*Instructions for the task*.
Take each line below that has "because" and copy it.

BEGIN Supplied data

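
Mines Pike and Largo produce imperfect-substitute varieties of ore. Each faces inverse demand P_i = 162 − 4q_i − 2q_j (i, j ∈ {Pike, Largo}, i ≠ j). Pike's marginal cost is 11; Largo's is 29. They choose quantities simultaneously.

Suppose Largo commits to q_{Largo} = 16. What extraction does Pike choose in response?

14.875

Mine Pike's profit: π = q_{Pike}(162 − 4q_{Pike} − 2q_{Largo}) − 11q_{Pike}.
∂π/∂q_{Pike} = 151 − 8q_{Pike} − 2q_{Largo} = 0 ⇒ q_{Pike} = 18.875 − 0.25q_{Largo}.
At q_{Largo} = 16: q_{Pike} = 18.875 − 0.25·16 = 14.875.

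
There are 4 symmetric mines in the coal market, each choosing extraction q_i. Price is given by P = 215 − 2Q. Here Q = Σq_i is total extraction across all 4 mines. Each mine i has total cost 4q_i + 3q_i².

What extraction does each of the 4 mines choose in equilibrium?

A representative mine's profit is π_i = q_i(215 − 2Q) − 4q_i − 3q_i², with Q = q_i + Σ_{j≠i} q_j.
First-order condition: 211 − 10q_i − 2Σ_{j≠i} q_j = 0.
With identical mines, set every q_j = q: then 211 − 10q − 6q = 0, i.e. q = 211/16 = 13.1875.

13.1875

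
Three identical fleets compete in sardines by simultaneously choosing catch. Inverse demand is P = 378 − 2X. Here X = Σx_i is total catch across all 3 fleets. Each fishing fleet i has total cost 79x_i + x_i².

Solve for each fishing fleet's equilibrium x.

A representative fishing fleet's profit is π_i = x_i(378 − 2X) − 79x_i − x_i², with X = x_i + Σ_{j≠i} x_j.
First-order condition: 299 − 6x_i − 2Σ_{j≠i} x_j = 0.
Imposing symmetry (x_j = x for all j) turns Σ_{j≠i} x_j into 2x, so 299 = 10x and x = 29.9.

29.9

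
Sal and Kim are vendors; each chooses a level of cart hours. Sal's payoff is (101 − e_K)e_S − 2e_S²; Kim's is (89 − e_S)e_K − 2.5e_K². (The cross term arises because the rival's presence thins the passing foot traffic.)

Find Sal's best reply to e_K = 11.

Expanding Sal's payoff: 101e_S − e_Ke_S − 2e_S².
∂π/∂e_S = 101 − e_K − 4e_S = 0, so e_S = 25.25 − 0.25e_K.
At e_K = 11: e_S = 25.25 − 0.25·11 = 22.5.

22.5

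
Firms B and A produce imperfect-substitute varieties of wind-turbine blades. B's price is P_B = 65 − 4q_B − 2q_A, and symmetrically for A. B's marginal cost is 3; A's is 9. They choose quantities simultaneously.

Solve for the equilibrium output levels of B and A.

6.4, 5.4

Firm B's profit: π = q_B(65 − 4q_B − 2q_A) − 3q_B.
∂π/∂q_B = 62 − 8q_B − 2q_A = 0 ⇒ q_B = 7.75 − 0.25q_A.
Similarly q_A = 7 − 0.25q_B.
Substituting the second reaction function into the first: q_B = 7.75 − 0.25(7 − 0.25q_B), which gives 0.9375q_B = 6 ⇒ q_B = 6.4.
Then q_A = 7 − 0.25·6.4 = 5.4.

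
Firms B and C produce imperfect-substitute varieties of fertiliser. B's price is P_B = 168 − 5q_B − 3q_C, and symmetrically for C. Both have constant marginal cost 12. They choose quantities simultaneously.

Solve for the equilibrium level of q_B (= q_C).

Firm B's profit: π = q_B(168 − 5q_B − 3q_C) − 12q_B.
∂π/∂q_B = 156 − 10q_B − 3q_C = 0 ⇒ q_B = 15.6 − 0.3q_C.
Setting q_B = q_C in the reaction function: q_B = 15.6 − 0.3q_B, so q_B = 15.6 / 1.3 = 12.

12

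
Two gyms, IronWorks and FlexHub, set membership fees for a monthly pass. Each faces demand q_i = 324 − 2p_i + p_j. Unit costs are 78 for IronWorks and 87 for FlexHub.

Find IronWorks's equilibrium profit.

IronWorks's profit: π = (p_{IronWorks} − 78)(324 − 2p_{IronWorks} + p_{FlexHub}).
∂π/∂p_{IronWorks} = 480 − 4p_{IronWorks} + p_{FlexHub} = 0 ⇒ p_{IronWorks} = 120 + 0.25p_{FlexHub}.
Similarly p_{FlexHub} = 124.5 + 0.25p_{IronWorks}.
Plugging p_{FlexHub} into IronWorks's best response: p_{IronWorks} = 120 + 0.25(124.5 + 0.25p_{IronWorks}) ⇒ 0.9375p_{IronWorks} = 151.125, so p_{IronWorks} = 161.2.
Then p_{FlexHub} = 124.5 + 0.25·161.2 = 164.8.
q_{IronWorks} = 324 − 2·161.2 + 164.8 = 166.4.
Profit = (161.2 − 78)·166.4 = 13844.48.

13844.48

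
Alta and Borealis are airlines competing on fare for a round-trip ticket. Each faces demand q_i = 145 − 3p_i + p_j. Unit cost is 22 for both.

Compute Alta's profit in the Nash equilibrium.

Alta's profit: π = (p_{Alta} − 22)(145 − 3p_{Alta} + p_{Borealis}).
∂π/∂p_{Alta} = 211 − 6p_{Alta} + p_{Borealis} = 0 ⇒ p_{Alta} = 211/6 + (1/6)p_{Borealis}.
The game is symmetric, so in equilibrium p_{Borealis} = p_{Alta}: the reaction function gives (5/6)p_{Alta} = 211/6, hence p_{Alta} = 42.2.
q_{Alta} = 145 − 3·42.2 + 42.2 = 60.6.
Profit = (42.2 − 22)·60.6 = 1224.12.

1224.12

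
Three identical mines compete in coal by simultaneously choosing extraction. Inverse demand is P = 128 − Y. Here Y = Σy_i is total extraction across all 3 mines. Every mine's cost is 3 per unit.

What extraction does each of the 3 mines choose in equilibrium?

A representative mine's profit is π_i = y_i(128 − Y) − 3y_i, with Y = y_i + Σ_{j≠i} y_j.
First-order condition: 125 − 2y_i − Σ_{j≠i} y_j = 0.
With identical mines, set every y_j = y: then 125 − 2y − 2y = 0, i.e. y = 125/4 = 31.25.

31.25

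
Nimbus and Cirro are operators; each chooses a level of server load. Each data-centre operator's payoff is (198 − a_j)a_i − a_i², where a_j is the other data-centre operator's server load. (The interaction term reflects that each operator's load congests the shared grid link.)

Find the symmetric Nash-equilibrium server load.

Nimbus's payoff is (198 − a_C)a_N − a_N².
∂π/∂a_N = 198 − a_C − 2a_N = 0, so a_N = 99 − 0.5a_C.
The game is symmetric, so in equilibrium a_C = a_N: the reaction function gives 1.5a_N = 99, hence a_N = 66.

66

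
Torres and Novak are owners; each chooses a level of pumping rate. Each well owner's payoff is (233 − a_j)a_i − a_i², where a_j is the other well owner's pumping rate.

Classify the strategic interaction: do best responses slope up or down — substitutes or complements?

Torres's payoff is (233 − a_N)a_T − a_T².
∂π/∂a_T = 233 − a_N − 2a_T = 0, so a_T = 116.5 − 0.5a_N.
The best-response slope da_T/da_N = −0.5 < 0: the reaction function is downward-sloping, so the choices are strategic substitutes.

strategic substitutes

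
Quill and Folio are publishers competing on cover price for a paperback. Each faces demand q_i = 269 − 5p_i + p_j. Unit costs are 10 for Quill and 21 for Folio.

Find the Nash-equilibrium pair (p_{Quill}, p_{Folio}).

Quill's profit: π = (p_{Quill} − 10)(269 − 5p_{Quill} + p_{Folio}).
∂π/∂p_{Quill} = 319 − 10p_{Quill} + p_{Folio} = 0 ⇒ p_{Quill} = 31.9 + 0.1p_{Folio}.
Similarly p_{Folio} = 37.4 + 0.1p_{Quill}.
Substituting the second reaction function into the first: p_{Quill} = 31.9 + 0.1(37.4 + 0.1p_{Quill}), which gives 0.99p_{Quill} = 35.64 ⇒ p_{Quill} = 36.
Then p_{Folio} = 37.4 + 0.1·36 = 41.

36, 41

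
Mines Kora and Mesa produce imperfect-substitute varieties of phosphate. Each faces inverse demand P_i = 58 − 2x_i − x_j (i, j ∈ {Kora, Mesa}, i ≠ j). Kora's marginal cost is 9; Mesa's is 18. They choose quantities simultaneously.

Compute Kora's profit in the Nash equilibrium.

216.32

Mine Kora's profit: π = x_{Kora}(58 − 2x_{Kora} − x_{Mesa}) − 9x_{Kora}.
∂π/∂x_{Kora} = 49 − 4x_{Kora} − x_{Mesa} = 0 ⇒ x_{Kora} = 12.25 − 0.25x_{Mesa}.
Similarly x_{Mesa} = 10 − 0.25x_{Kora}.
Substituting the second reaction function into the first: x_{Kora} = 12.25 − 0.25(10 − 0.25x_{Kora}), which gives 0.9375x_{Kora} = 9.75 ⇒ x_{Kora} = 10.4.
Then x_{Mesa} = 10 − 0.25·10.4 = 7.4.
P_{Kora} = 58 − 2·10.4 − 7.4 = 29.8.
Profit = (29.8 − 9)·10.4 = 216.32.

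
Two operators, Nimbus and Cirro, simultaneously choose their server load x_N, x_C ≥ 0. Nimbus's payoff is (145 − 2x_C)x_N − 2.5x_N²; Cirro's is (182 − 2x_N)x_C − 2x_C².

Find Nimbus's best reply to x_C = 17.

22.2

Expanding Nimbus's payoff: 145x_N − 2x_Cx_N − 2.5x_N².
∂π/∂x_N = 145 − 2x_C − 5x_N = 0, so x_N = 29 − 0.4x_C.
At x_C = 17: x_N = 29 − 0.4·17 = 22.2.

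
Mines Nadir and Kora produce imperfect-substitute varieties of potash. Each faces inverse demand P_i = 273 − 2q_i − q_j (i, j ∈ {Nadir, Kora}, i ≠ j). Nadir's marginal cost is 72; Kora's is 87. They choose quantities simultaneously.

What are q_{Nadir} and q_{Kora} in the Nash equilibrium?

Mine Nadir's profit: π = q_{Nadir}(273 − 2q_{Nadir} − q_{Kora}) − 72q_{Nadir}.
∂π/∂q_{Nadir} = 201 − 4q_{Nadir} − q_{Kora} = 0 ⇒ q_{Nadir} = 50.25 − 0.25q_{Kora}.
Similarly q_{Kora} = 46.5 − 0.25q_{Nadir}.
Plugging q_{Kora} into Nadir's best response: q_{Nadir} = 50.25 − 0.25(46.5 − 0.25q_{Nadir}) ⇒ 0.9375q_{Nadir} = 38.625, so q_{Nadir} = 41.2.
Then q_{Kora} = 46.5 − 0.25·41.2 = 36.2.

41.2, 36.2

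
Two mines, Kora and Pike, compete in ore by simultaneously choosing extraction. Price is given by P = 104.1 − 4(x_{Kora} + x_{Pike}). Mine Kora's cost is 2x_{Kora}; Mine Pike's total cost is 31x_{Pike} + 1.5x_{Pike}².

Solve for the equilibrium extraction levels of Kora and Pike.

11.5375, 2.45

Mine Kora's profit: π = x_{Kora}(104.1 − 4(x_{Kora} + x_{Pike})) − 2x_{Kora}.
∂π/∂x_{Kora} = 102.1 − 8x_{Kora} − 4x_{Pike} = 0, so x_{Kora} = 12.7625 − 0.5x_{Pike}.
For Pike: ∂π/∂x_{Pike} = 73.1 − 11x_{Pike} − 4x_{Kora} = 0 ⇒ x_{Pike} = 731/110 − (4/11)x_{Kora}.
Substituting the second reaction function into the first: x_{Kora} = 12.7625 − 0.5(731/110 − (4/11)x_{Kora}), which gives (9/11)x_{Kora} = 8307/880 ⇒ x_{Kora} = 11.5375.
Then x_{Pike} = 731/110 − (4/11)·11.5375 = 2.45.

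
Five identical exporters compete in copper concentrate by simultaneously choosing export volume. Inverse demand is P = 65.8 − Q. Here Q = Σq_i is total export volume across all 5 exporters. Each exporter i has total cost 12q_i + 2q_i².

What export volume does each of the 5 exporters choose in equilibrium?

A representative exporter's profit is π_i = q_i(65.8 − Q) − 12q_i − 2q_i², with Q = q_i + Σ_{j≠i} q_j.
First-order condition: 53.8 − 6q_i − Σ_{j≠i} q_j = 0.
In a symmetric equilibrium every exporter chooses the same q, so Σ_{j≠i} q_j = 4q. The condition becomes 53.8 − 10q = 0, giving q = 53.8/10 = 5.38.

5.38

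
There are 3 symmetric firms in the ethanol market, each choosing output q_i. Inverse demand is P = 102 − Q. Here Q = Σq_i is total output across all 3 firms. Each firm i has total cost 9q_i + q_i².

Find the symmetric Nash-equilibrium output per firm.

A representative firm's profit is π_i = q_i(102 − Q) − 9q_i − q_i², with Q = q_i + Σ_{j≠i} q_j.
First-order condition: 93 − 4q_i − Σ_{j≠i} q_j = 0.
With identical firms, set every q_j = q: then 93 − 4q − 2q = 0, i.e. q = 93/6 = 15.5.

15.5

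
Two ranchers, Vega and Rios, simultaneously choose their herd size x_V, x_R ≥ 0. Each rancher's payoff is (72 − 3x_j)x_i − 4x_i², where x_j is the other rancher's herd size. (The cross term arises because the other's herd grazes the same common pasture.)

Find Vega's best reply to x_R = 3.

Vega's payoff is (72 − 3x_R)x_V − 4x_V².
∂π/∂x_V = 72 − 3x_R − 8x_V = 0, so x_V = 9 − 0.375x_R.
At x_R = 3: x_V = 9 − 0.375·3 = 7.875.

7.875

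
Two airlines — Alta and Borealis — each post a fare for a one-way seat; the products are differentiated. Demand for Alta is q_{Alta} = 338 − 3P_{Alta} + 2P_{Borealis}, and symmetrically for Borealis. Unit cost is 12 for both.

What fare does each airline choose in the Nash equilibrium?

93.5

Alta's profit: π = (P_{Alta} − 12)(338 − 3P_{Alta} + 2P_{Borealis}).
∂π/∂P_{Alta} = 374 − 6P_{Alta} + 2P_{Borealis} = 0 ⇒ P_{Alta} = 187/3 + (1/3)P_{Borealis}.
By symmetry P_{Borealis} = P_{Alta}; substituting into the reaction function, (2/3)P_{Alta} = 187/3 and P_{Alta} = 93.5.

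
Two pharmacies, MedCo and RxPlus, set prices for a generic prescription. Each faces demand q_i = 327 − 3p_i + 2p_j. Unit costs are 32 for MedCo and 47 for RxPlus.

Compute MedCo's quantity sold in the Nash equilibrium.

229.6875

MedCo's profit: π = (p_{MedCo} − 32)(327 − 3p_{MedCo} + 2p_{RxPlus}).
∂π/∂p_{MedCo} = 423 − 6p_{MedCo} + 2p_{RxPlus} = 0 ⇒ p_{MedCo} = 70.5 + (1/3)p_{RxPlus}.
Similarly p_{RxPlus} = 78 + (1/3)p_{MedCo}.
Plugging p_{RxPlus} into MedCo's best response: p_{MedCo} = 70.5 + (1/3)(78 + (1/3)p_{MedCo}) ⇒ (8/9)p_{MedCo} = 96.5, so p_{MedCo} = 108.5625.
Then p_{RxPlus} = 78 + (1/3)·108.5625 = 114.1875.
q_{MedCo} = 327 − 3·108.5625 + 2·114.1875 = 229.6875.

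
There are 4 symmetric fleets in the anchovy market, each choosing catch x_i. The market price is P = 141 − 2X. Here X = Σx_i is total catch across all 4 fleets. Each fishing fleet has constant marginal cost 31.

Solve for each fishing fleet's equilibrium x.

11

A representative fishing fleet's profit is π_i = x_i(141 − 2X) − 31x_i, with X = x_i + Σ_{j≠i} x_j.
First-order condition: 110 − 4x_i − 2Σ_{j≠i} x_j = 0.
In a symmetric equilibrium every fishing fleet chooses the same x, so Σ_{j≠i} x_j = 3x. The condition becomes 110 − 10x = 0, giving x = 110/10 = 11.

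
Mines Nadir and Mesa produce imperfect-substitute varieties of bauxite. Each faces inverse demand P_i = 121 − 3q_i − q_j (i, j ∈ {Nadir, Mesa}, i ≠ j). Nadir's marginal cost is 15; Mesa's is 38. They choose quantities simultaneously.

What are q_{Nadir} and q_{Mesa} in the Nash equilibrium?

15.8, 11.2

Mine Nadir's profit: π = q_{Nadir}(121 − 3q_{Nadir} − q_{Mesa}) − 15q_{Nadir}.
∂π/∂q_{Nadir} = 106 − 6q_{Nadir} − q_{Mesa} = 0 ⇒ q_{Nadir} = 53/3 − (1/6)q_{Mesa}.
Similarly q_{Mesa} = 83/6 − (1/6)q_{Nadir}.
Substituting the second reaction function into the first: q_{Nadir} = 53/3 − (1/6)(83/6 − (1/6)q_{Nadir}), which gives (35/36)q_{Nadir} = 553/36 ⇒ q_{Nadir} = 15.8.
Then q_{Mesa} = 83/6 − (1/6)·15.8 = 11.2.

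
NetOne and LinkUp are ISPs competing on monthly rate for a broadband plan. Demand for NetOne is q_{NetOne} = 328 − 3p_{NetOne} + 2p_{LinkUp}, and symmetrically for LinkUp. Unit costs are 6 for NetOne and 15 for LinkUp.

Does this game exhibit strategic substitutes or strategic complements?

strategic complements

NetOne's profit: π = (p_{NetOne} − 6)(328 − 3p_{NetOne} + 2p_{LinkUp}).
∂π/∂p_{NetOne} = 346 − 6p_{NetOne} + 2p_{LinkUp} = 0 ⇒ p_{NetOne} = 173/3 + (1/3)p_{LinkUp}.
The best-response slope dp_{NetOne}/dp_{LinkUp} = 1/3 > 0: the reaction function is upward-sloping, so the choices are strategic complements.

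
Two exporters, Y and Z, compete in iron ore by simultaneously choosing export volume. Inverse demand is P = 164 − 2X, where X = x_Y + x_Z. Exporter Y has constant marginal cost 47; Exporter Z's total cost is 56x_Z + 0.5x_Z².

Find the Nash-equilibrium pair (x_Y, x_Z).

23.0625, 12.375

Exporter Y's profit: π = x_Y(164 − 2(x_Y + x_Z)) − 47x_Y.
∂π/∂x_Y = 117 − 4x_Y − 2x_Z = 0, so x_Y = 29.25 − 0.5x_Z.
For Z: ∂π/∂x_Z = 108 − 5x_Z − 2x_Y = 0 ⇒ x_Z = 21.6 − 0.4x_Y.
Substituting the second reaction function into the first: x_Y = 29.25 − 0.5(21.6 − 0.4x_Y), which gives 0.8x_Y = 18.45 ⇒ x_Y = 23.0625.
Then x_Z = 21.6 − 0.4·23.0625 = 12.375.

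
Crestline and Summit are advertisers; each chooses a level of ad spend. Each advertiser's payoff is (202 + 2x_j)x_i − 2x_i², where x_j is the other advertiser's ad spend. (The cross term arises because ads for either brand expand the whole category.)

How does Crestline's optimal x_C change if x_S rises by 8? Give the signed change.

Crestline's payoff is (202 + 2x_S)x_C − 2x_C².
∂π/∂x_C = 202 + 2x_S − 4x_C = 0, so x_C = 50.5 + 0.5x_S.
The reaction-function slope is 0.5, so an 8-unit rise in x_S moves x_C by 0.5 × 8 = 4. Crestline's best response rises — the actions are strategic complements.

4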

END Supplied data

*Exercise solution*.
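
Sal and Kim are vendors; each chooses a level of cart hours. Sal's payoff is (101 − e_K)e_S − 2e_S²; Kim's is (89 − e_S)e_K − 2.5e_K². (The cross term arises because the rival's presence thins the passing foot traffic.)
Two ranchers, Vega and Rios, simultaneously choose their herd size x_V, x_R ≥ 0. Each rancher's payoff is (72 − 3x_j)x_i − 4x_i², where x_j is the other rancher's herd size. (The cross term arises because the other's herd grazes the same common pasture.)
Crestline and Summit are advertisers; each chooses a level of ad spend. Each advertiser's payoff is (202 + 2x_j)x_i − 2x_i², where x_j is the other advertiser's ad spend. (The cross term arises because ads for either brand expand the whole category.)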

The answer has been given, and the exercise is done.